_GOAL OF THE EXERCISE:_
Output all of the records exactly, word for word.

_MATERIAL PROVIDED:_
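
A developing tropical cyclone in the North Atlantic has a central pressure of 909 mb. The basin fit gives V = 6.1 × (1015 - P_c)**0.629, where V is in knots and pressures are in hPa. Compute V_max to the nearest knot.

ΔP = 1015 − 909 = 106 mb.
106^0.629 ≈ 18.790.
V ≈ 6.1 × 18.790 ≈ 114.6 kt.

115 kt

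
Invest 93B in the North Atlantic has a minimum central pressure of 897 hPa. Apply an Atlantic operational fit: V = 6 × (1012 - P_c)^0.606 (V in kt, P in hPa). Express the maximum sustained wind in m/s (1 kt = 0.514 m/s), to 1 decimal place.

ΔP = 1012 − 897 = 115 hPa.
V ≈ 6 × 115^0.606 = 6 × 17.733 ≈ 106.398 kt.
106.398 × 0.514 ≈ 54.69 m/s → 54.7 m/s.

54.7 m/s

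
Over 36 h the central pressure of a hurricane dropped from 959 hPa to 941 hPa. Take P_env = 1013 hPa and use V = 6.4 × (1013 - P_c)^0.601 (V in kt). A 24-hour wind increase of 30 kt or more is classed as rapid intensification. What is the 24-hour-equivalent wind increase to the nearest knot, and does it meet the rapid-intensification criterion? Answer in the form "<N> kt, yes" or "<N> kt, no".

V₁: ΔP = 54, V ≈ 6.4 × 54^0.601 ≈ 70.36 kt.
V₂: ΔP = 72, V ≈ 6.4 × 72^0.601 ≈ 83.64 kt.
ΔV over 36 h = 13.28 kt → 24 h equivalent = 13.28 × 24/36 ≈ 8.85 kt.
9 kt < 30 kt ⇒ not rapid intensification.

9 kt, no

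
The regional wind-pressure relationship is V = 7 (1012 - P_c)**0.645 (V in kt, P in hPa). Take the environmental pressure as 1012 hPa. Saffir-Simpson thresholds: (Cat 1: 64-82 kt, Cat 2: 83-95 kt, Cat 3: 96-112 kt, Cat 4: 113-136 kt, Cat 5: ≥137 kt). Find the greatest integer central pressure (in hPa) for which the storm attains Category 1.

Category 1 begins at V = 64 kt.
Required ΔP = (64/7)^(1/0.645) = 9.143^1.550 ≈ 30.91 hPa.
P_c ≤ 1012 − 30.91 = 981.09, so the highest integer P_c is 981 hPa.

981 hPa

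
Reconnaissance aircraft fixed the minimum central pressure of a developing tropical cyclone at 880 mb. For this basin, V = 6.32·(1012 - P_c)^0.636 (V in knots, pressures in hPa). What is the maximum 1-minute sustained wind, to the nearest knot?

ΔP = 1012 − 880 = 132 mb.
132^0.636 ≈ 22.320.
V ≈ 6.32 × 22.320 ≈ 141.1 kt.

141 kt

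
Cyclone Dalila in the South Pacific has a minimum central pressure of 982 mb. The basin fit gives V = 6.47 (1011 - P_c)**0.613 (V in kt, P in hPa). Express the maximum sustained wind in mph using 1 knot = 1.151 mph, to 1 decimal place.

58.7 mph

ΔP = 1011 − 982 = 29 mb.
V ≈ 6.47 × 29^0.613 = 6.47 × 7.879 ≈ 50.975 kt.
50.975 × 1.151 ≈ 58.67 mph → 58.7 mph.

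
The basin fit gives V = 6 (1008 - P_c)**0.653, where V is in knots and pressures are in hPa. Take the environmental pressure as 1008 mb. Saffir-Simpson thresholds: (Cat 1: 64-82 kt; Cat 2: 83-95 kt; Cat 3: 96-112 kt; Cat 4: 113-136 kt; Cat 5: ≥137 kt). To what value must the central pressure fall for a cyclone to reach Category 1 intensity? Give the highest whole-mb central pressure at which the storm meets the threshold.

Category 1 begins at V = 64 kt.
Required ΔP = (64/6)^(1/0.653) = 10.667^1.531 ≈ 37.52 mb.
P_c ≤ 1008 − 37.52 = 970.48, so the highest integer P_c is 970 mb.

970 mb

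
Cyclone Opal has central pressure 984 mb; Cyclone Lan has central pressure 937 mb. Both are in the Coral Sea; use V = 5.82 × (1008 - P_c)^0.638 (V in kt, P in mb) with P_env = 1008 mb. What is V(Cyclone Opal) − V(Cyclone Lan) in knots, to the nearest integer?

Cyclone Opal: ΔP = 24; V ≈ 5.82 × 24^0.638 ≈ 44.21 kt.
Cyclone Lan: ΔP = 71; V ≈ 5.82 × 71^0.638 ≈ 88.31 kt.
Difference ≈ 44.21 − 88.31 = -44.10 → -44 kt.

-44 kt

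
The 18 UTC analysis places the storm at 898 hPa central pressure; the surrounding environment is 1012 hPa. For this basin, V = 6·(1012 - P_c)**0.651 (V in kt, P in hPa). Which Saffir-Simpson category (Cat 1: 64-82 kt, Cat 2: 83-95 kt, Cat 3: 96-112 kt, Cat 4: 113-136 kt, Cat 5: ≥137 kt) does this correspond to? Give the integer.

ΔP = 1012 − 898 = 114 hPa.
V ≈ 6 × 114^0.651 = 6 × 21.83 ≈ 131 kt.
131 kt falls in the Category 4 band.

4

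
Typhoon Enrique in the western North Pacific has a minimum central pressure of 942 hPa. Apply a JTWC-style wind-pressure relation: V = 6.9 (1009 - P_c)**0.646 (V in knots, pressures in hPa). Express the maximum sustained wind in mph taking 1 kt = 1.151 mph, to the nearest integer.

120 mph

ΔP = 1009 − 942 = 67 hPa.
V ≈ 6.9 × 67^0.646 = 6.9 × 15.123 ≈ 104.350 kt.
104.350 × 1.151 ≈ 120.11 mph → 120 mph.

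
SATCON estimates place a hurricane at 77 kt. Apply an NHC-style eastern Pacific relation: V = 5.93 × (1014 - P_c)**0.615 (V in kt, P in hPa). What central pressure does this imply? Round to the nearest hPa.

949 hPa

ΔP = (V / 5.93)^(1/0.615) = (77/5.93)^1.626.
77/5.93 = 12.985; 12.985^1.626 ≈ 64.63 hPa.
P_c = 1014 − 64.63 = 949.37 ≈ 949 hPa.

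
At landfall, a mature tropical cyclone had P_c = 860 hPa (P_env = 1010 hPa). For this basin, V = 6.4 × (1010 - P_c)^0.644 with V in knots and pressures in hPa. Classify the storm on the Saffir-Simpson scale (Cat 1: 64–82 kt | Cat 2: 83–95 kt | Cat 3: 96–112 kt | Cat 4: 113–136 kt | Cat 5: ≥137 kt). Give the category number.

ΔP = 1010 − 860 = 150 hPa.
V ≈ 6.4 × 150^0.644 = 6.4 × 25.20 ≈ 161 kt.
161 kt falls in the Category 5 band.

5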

_SOLUTION FOR THIS TASK:_
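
A developing tropical cyclone in the North Atlantic has a central pressure of 909 mb. The basin fit gives V = 6.1 × (1015 - P_c)**0.629, where V is in knots and pressures are in hPa. Compute V_max to the nearest knot.

ΔP = 1015 − 909 = 106 mb.
106^0.629 ≈ 18.790.
V ≈ 6.1 × 18.790 ≈ 114.6 kt.

115 kt

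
Invest 93B in the North Atlantic has a minimum central pressure of 897 hPa. Apply an Atlantic operational fit: V = 6 × (1012 - P_c)^0.606 (V in kt, P in hPa). Express the maximum sustained wind in m/s (1 kt = 0.514 m/s), to 1 decimal place.

ΔP = 1012 − 897 = 115 hPa.
V ≈ 6 × 115^0.606 = 6 × 17.733 ≈ 106.398 kt.
106.398 × 0.514 ≈ 54.69 m/s → 54.7 m/s.

54.7 m/s

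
Over 36 h the central pressure of a hurricane dropped from 959 hPa to 941 hPa. Take P_env = 1013 hPa and use V = 6.4 × (1013 - P_c)^0.601 (V in kt). A 24-hour wind increase of 30 kt or more is classed as rapid intensification. What is the 24-hour-equivalent wind increase to the nearest knot, and does it meet the rapid-intensification criterion? Answer in the form "<N> kt, yes" or "<N> kt, no".

V₁: ΔP = 54, V ≈ 6.4 × 54^0.601 ≈ 70.36 kt.
V₂: ΔP = 72, V ≈ 6.4 × 72^0.601 ≈ 83.64 kt.
ΔV over 36 h = 13.28 kt → 24 h equivalent = 13.28 × 24/36 ≈ 8.85 kt.
9 kt < 30 kt ⇒ not rapid intensification.

9 kt, no

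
The regional wind-pressure relationship is V = 7 (1012 - P_c)**0.645 (V in kt, P in hPa). Take the environmental pressure as 1012 hPa. Saffir-Simpson thresholds: (Cat 1: 64-82 kt, Cat 2: 83-95 kt, Cat 3: 96-112 kt, Cat 4: 113-136 kt, Cat 5: ≥137 kt). Find the greatest integer central pressure (in hPa) for which the storm attains Category 1.

Category 1 begins at V = 64 kt.
Required ΔP = (64/7)^(1/0.645) = 9.143^1.550 ≈ 30.91 hPa.
P_c ≤ 1012 − 30.91 = 981.09, so the highest integer P_c is 981 hPa.

981 hPa

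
Reconnaissance aircraft fixed the minimum central pressure of a developing tropical cyclone at 880 mb. For this basin, V = 6.32·(1012 - P_c)^0.636 (V in knots, pressures in hPa). What is the maximum 1-minute sustained wind, to the nearest knot?

ΔP = 1012 − 880 = 132 mb.
132^0.636 ≈ 22.320.
V ≈ 6.32 × 22.320 ≈ 141.1 kt.

141 kt

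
Cyclone Dalila in the South Pacific has a minimum central pressure of 982 mb. The basin fit gives V = 6.47 (1011 - P_c)**0.613 (V in kt, P in hPa). Express the maximum sustained wind in mph using 1 knot = 1.151 mph, to 1 decimal place.

58.7 mph

ΔP = 1011 − 982 = 29 mb.
V ≈ 6.47 × 29^0.613 = 6.47 × 7.879 ≈ 50.975 kt.
50.975 × 1.151 ≈ 58.67 mph → 58.7 mph.

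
The basin fit gives V = 6 (1008 - P_c)**0.653, where V is in knots and pressures are in hPa. Take the environmental pressure as 1008 mb. Saffir-Simpson thresholds: (Cat 1: 64-82 kt; Cat 2: 83-95 kt; Cat 3: 96-112 kt; Cat 4: 113-136 kt; Cat 5: ≥137 kt). To what value must the central pressure fall for a cyclone to reach Category 1 intensity? Give the highest whole-mb central pressure at which the storm meets the threshold.

Category 1 begins at V = 64 kt.
Required ΔP = (64/6)^(1/0.653) = 10.667^1.531 ≈ 37.52 mb.
P_c ≤ 1008 − 37.52 = 970.48, so the highest integer P_c is 970 mb.

970 mb

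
Cyclone Opal has central pressure 984 mb; Cyclone Lan has central pressure 937 mb. Both are in the Coral Sea; use V = 5.82 × (1008 - P_c)^0.638 (V in kt, P in mb) with P_env = 1008 mb. What is V(Cyclone Opal) − V(Cyclone Lan) in knots, to the nearest integer?

Cyclone Opal: ΔP = 24; V ≈ 5.82 × 24^0.638 ≈ 44.21 kt.
Cyclone Lan: ΔP = 71; V ≈ 5.82 × 71^0.638 ≈ 88.31 kt.
Difference ≈ 44.21 − 88.31 = -44.10 → -44 kt.

-44 kt

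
The 18 UTC analysis places the storm at 898 hPa central pressure; the surrounding environment is 1012 hPa. For this basin, V = 6·(1012 - P_c)**0.651 (V in kt, P in hPa). Which Saffir-Simpson category (Cat 1: 64-82 kt, Cat 2: 83-95 kt, Cat 3: 96-112 kt, Cat 4: 113-136 kt, Cat 5: ≥137 kt) does this correspond to? Give the integer.

ΔP = 1012 − 898 = 114 hPa.
V ≈ 6 × 114^0.651 = 6 × 21.83 ≈ 131 kt.
131 kt falls in the Category 4 band.

4

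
Typhoon Enrique in the western North Pacific has a minimum central pressure of 942 hPa. Apply a JTWC-style wind-pressure relation: V = 6.9 (1009 - P_c)**0.646 (V in knots, pressures in hPa). Express the maximum sustained wind in mph taking 1 kt = 1.151 mph, to the nearest integer.

120 mph

ΔP = 1009 − 942 = 67 hPa.
V ≈ 6.9 × 67^0.646 = 6.9 × 15.123 ≈ 104.350 kt.
104.350 × 1.151 ≈ 120.11 mph → 120 mph.

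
SATCON estimates place a hurricane at 77 kt. Apply an NHC-style eastern Pacific relation: V = 5.93 × (1014 - P_c)**0.615 (V in kt, P in hPa). What central pressure does this imply? Round to the nearest hPa.

949 hPa

ΔP = (V / 5.93)^(1/0.615) = (77/5.93)^1.626.
77/5.93 = 12.985; 12.985^1.626 ≈ 64.63 hPa.
P_c = 1014 − 64.63 = 949.37 ≈ 949 hPa.

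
At landfall, a mature tropical cyclone had P_c = 860 hPa (P_env = 1010 hPa). For this basin, V = 6.4 × (1010 - P_c)^0.644 with V in knots and pressures in hPa. Classify the storm on the Saffir-Simpson scale (Cat 1: 64–82 kt | Cat 2: 83–95 kt | Cat 3: 96–112 kt | Cat 4: 113–136 kt | Cat 5: ≥137 kt). Give the category number.

ΔP = 1010 − 860 = 150 hPa.
V ≈ 6.4 × 150^0.644 = 6.4 × 25.20 ≈ 161 kt.
161 kt falls in the Category 5 band.

5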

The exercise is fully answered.